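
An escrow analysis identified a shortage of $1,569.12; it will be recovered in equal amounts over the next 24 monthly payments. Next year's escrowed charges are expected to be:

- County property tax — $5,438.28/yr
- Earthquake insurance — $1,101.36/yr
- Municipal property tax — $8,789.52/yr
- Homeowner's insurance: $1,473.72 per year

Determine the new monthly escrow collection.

$1,465.62

County property tax = $5,438.28
Earthquake insurance = $1,101.36
Municipal property tax = $8,789.52
Homeowner's insurance = $1,473.72
Annual escrow total = $5,438.28 + $1,101.36 + $8,789.52 + $1,473.72 = $16,802.88
Monthly escrow = $16,802.88 / 12 = $1,400.24
Shortage per month = $1,569.12 ÷ 24 = $65.38
Adjusted monthly = $1,400.24 + $65.38 = $1,465.62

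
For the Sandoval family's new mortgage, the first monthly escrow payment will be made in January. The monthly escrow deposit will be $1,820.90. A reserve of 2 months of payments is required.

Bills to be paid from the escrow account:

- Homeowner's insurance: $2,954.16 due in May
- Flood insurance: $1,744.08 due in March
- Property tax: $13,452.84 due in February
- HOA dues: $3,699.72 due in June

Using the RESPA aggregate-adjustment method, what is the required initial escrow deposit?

$14,567.20

Cushion = 2 × $1,820.90 = $3,641.80
Trial balance (start $0, +$1,820.90 each month, − disbursements):
  Jan: +$1,820.90 → $1,820.90
  Feb: +$1,820.90 − $13,452.84 → -$9,811.04
  Mar: +$1,820.90 − $1,744.08 → -$9,734.22
  Apr: +$1,820.90 → -$7,913.32
  May: +$1,820.90 − $2,954.16 → -$9,046.58
  Jun: +$1,820.90 − $3,699.72 → -$10,925.40
  Jul: +$1,820.90 → -$9,104.50
  Aug: +$1,820.90 → -$7,283.60
  Sep: +$1,820.90 → -$5,462.70
  Oct: +$1,820.90 → -$3,641.80
  Nov: +$1,820.90 → -$1,820.90
  Dec: +$1,820.90 → $0.00
Lowest trial balance = -$10,925.40 (Jun)
Initial deposit = cushion − low point = $3,641.80 − (-$10,925.40) = $14,567.20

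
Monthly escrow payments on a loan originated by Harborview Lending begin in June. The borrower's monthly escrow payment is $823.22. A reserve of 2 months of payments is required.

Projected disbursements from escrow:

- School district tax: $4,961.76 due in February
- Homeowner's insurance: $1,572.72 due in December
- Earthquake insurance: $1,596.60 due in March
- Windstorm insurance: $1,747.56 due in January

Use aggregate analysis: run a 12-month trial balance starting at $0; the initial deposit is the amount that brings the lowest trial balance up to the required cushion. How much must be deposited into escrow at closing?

Cushion = 2 × $823.22 = $1,646.44
Trial balance (start $0, +$823.22 each month, − disbursements):
  Jun: +$823.22 → $823.22
  Jul: +$823.22 → $1,646.44
  Aug: +$823.22 → $2,469.66
  Sep: +$823.22 → $3,292.88
  Oct: +$823.22 → $4,116.10
  Nov: +$823.22 → $4,939.32
  Dec: +$823.22 − $1,572.72 → $4,189.82
  Jan: +$823.22 − $1,747.56 → $3,265.48
  Feb: +$823.22 − $4,961.76 → -$873.06
  Mar: +$823.22 − $1,596.60 → -$1,646.44
  Apr: +$823.22 → -$823.22
  May: +$823.22 → $0.00
Lowest trial balance = -$1,646.44 (Mar)
Initial deposit = cushion − low point = $1,646.44 − (-$1,646.44) = $3,292.88

$3,292.88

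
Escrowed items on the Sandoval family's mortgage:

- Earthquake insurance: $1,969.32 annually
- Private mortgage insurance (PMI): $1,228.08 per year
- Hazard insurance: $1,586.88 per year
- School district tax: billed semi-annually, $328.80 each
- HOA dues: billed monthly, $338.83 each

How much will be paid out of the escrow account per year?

Earthquake insurance — $1,969.32 annually
Private mortgage insurance (PMI) — $1,228.08 annually
Hazard insurance — $1,586.88 annually
School district tax — $328.80 × 2 = $657.60 annually
HOA dues — $338.83 × 12 = $4,065.96 annually
Annual escrow total = $9,507.84

$9,507.84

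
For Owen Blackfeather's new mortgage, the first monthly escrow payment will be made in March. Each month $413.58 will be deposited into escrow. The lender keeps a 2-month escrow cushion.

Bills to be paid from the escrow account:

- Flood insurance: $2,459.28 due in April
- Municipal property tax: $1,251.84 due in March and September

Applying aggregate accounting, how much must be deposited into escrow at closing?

$3,711.12

Cushion = 2 × $413.58 = $827.16
Trial balance (start $0, +$413.58 each month, − disbursements):
  Mar: +$413.58 − $1,251.84 → -$838.26
  Apr: +$413.58 − $2,459.28 → -$2,883.96
  May: +$413.58 → -$2,470.38
  Jun: +$413.58 → -$2,056.80
  Jul: +$413.58 → -$1,643.22
  Aug: +$413.58 → -$1,229.64
  Sep: +$413.58 − $1,251.84 → -$2,067.90
  Oct: +$413.58 → -$1,654.32
  Nov: +$413.58 → -$1,240.74
  Dec: +$413.58 → -$827.16
  Jan: +$413.58 → -$413.58
  Feb: +$413.58 → $0.00
Lowest trial balance = -$2,883.96 (Apr)
Initial deposit = cushion − low point = $827.16 − (-$2,883.96) = $3,711.12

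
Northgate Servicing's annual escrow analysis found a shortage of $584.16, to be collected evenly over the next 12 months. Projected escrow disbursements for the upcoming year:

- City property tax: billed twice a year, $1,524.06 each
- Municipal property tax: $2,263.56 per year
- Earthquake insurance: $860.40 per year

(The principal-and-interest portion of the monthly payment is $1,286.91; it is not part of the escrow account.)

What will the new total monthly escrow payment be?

$563.02

City property tax: $1,524.06 × 2 = $3,048.12 annually
Municipal property tax: $2,263.56 annually
Earthquake insurance: $860.40 annually
Total annual escrow = $3,048.12 + $2,263.56 + $860.40 = $6,172.08
Monthly escrow = $6,172.08 ÷ 12 = $514.34
Shortage spread = $584.16 / 12 = $48.68/mo
New monthly escrow = $514.34 + $48.68 = $563.02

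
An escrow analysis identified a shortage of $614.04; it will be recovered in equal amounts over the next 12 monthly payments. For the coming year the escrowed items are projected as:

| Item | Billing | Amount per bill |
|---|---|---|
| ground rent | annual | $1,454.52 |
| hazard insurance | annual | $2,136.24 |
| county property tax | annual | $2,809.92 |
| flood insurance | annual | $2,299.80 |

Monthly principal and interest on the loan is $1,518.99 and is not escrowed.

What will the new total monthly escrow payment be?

Ground rent: $1,454.52
Hazard insurance: $2,136.24
County property tax: $2,809.92
Flood insurance: $2,299.80
Yearly total = $8,700.48
Base monthly escrow = $8,700.48 / 12 = $725.04
Monthly shortage recovery: $614.04 ÷ 12 = $51.17
New monthly escrow = $725.04 + $51.17 = $776.21

$776.21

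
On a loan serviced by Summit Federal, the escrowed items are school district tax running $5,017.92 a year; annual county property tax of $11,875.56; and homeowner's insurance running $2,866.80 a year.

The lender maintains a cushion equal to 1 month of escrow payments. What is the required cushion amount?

$1,646.69

School district tax: $5,017.92 per year
County property tax: $11,875.56 per year
Homeowner's insurance: $2,866.80 per year
Yearly total = $19,760.28
Monthly escrow = $19,760.28 ÷ 12 = $1,646.69
Required cushion = 1 × $1,646.69 = $1,646.69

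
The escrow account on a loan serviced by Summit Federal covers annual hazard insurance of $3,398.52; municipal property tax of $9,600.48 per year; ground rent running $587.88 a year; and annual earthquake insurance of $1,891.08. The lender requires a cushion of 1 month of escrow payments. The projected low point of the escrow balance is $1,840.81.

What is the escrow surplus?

$550.98

Hazard insurance — $3,398.52 per year
Municipal property tax — $9,600.48 per year
Ground rent — $587.88 per year
Earthquake insurance — $1,891.08 per year
Total annual escrow = $15,477.96
Base monthly escrow = $15,477.96 / 12 = $1,289.83
Required cushion = 1 × $1,289.83 = $1,289.83
Surplus = $1,840.81 − $1,289.83 = $550.98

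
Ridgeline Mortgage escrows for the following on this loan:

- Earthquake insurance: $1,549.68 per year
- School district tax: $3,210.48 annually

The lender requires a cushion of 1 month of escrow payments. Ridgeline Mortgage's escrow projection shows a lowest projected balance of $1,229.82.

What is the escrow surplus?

Earthquake insurance = $1,549.68 annually
School district tax = $3,210.48 annually
Total per year = $1,549.68 + $3,210.48 = $4,760.16
Monthly escrow = $4,760.16 ÷ 12 = $396.68
Cushion = 1 × $396.68 = $396.68
Excess over cushion: $1,229.82 − $396.68 = $833.14

$833.14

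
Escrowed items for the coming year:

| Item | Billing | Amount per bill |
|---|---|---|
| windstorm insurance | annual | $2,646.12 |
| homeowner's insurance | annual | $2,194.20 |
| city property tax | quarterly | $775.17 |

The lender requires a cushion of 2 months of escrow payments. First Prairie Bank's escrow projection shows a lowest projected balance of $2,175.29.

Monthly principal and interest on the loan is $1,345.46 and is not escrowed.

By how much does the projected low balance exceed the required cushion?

Windstorm insurance: $2,646.12
Homeowner's insurance: $2,194.20
City property tax: $775.17 × 4 = $3,100.68
Total annual escrow = $2,646.12 + $2,194.20 + $3,100.68 = $7,941.00
Monthly = $7,941.00 / 12 = $661.75
Cushion = 2 × $661.75 = $1,323.50
Surplus = $2,175.29 − $1,323.50 = $851.79

$851.79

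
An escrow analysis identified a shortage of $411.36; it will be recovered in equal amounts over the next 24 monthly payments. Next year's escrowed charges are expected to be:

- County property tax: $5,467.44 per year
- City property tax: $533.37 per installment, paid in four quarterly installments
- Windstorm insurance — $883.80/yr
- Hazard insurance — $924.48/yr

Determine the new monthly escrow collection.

$801.24

County property tax = $5,467.44 annually
City property tax = $533.37 × 4 = $2,133.48 annually
Windstorm insurance = $883.80 annually
Hazard insurance = $924.48 annually
Total per year = $5,467.44 + $2,133.48 + $883.80 + $924.48 = $9,409.20
Monthly = $9,409.20 / 12 = $784.10
Shortage spread = $411.36 ÷ 24 = $17.14/mo
Adjusted monthly = $784.10 + $17.14 = $801.24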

::::

**Task prompt**
Search the material above for the word "quarterly", then copy each line that holds it.

**Written response**
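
| city property tax | quarterly | $775.17 |
- City property tax: $533.37 per installment, paid in four quarterly installments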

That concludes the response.